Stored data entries
= Beginning of Section =
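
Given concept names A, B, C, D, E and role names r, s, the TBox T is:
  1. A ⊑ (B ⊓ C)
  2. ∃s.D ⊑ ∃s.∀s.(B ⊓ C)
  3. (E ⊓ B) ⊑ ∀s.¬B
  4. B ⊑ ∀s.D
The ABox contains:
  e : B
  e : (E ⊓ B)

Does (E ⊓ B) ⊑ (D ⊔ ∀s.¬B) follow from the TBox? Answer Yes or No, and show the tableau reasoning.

Yes

1. (E ⊓ B) ⊑ (D ⊔ ∀s.¬B)  ⇔  ((E ⊓ B) ⊓ (¬D ⊓ ∃s.B)) unsat w.r.t. T
   all branches close; clash {B, ¬B} at an ∃-successor
2. Hence (E ⊓ B) ⊑ (D ⊔ ∀s.¬B): entailed.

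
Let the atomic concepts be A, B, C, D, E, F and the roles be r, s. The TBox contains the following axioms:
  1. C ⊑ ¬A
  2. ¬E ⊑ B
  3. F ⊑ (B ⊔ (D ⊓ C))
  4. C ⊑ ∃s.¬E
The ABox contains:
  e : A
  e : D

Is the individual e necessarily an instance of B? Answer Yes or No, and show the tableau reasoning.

No

1. e : B?  L(e) = {A, D} ∪ {¬B}
   open: L(e) ⊇ {A, D, E, ¬B, ¬C, …} — e ∉ B possible
2. Hence e : B: not entailed.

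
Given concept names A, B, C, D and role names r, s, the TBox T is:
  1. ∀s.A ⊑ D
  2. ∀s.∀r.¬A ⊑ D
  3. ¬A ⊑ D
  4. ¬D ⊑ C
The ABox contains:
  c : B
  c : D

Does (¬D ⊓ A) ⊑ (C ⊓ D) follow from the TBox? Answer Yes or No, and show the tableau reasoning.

1. (¬D ⊓ A) ⊑ (C ⊓ D)  ⇔  ((¬D ⊓ A) ⊓ (¬C ⊔ ¬D)) unsat w.r.t. T
   apply at x₀: ¬D⊑C
   open: L(x₀) ⊇ {A, C, ¬D, ∃s.¬A, ∃s.∃r.A} (+ ∃-successors)
2. Hence (¬D ⊓ A) ⊑ (C ⊓ D): not entailed.

No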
= End of Section =
EXERCISE DIRECTIONS:
Return every entry exactly; no line may be missing.

EXERCISE SOLUTION:
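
Given concept names A, B, C, D, E and role names r, s, the TBox T is:
  1. A ⊑ (B ⊓ C)
  2. ∃s.D ⊑ ∃s.∀s.(B ⊓ C)
  3. (E ⊓ B) ⊑ ∀s.¬B
  4. B ⊑ ∀s.D
The ABox contains:
  e : B
  e : (E ⊓ B)

Does (E ⊓ B) ⊑ (D ⊔ ∀s.¬B) follow from the TBox? Answer Yes or No, and show the tableau reasoning.

Yes

1. (E ⊓ B) ⊑ (D ⊔ ∀s.¬B)  ⇔  ((E ⊓ B) ⊓ (¬D ⊓ ∃s.B)) unsat w.r.t. T
   all branches close; clash {B, ¬B} at an ∃-successor
2. Hence (E ⊓ B) ⊑ (D ⊔ ∀s.¬B): entailed.

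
Let the atomic concepts be A, B, C, D, E, F and the roles be r, s. The TBox contains the following axioms:
  1. C ⊑ ¬A
  2. ¬E ⊑ B
  3. F ⊑ (B ⊔ (D ⊓ C))
  4. C ⊑ ∃s.¬E
The ABox contains:
  e : A
  e : D

Is the individual e necessarily an instance of B? Answer Yes or No, and show the tableau reasoning.

No

1. e : B?  L(e) = {A, D} ∪ {¬B}
   open: L(e) ⊇ {A, D, E, ¬B, ¬C, …} — e ∉ B possible
2. Hence e : B: not entailed.

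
Given concept names A, B, C, D and role names r, s, the TBox T is:
  1. ∀s.A ⊑ D
  2. ∀s.∀r.¬A ⊑ D
  3. ¬A ⊑ D
  4. ¬D ⊑ C
The ABox contains:
  c : B
  c : D

Does (¬D ⊓ A) ⊑ (C ⊓ D) follow from the TBox? Answer Yes or No, and show the tableau reasoning.

1. (¬D ⊓ A) ⊑ (C ⊓ D)  ⇔  ((¬D ⊓ A) ⊓ (¬C ⊔ ¬D)) unsat w.r.t. T
   apply at x₀: ¬D⊑C
   open: L(x₀) ⊇ {A, C, ¬D, ∃s.¬A, ∃s.∃r.A} (+ ∃-successors)
2. Hence (¬D ⊓ A) ⊑ (C ⊓ D): not entailed.

No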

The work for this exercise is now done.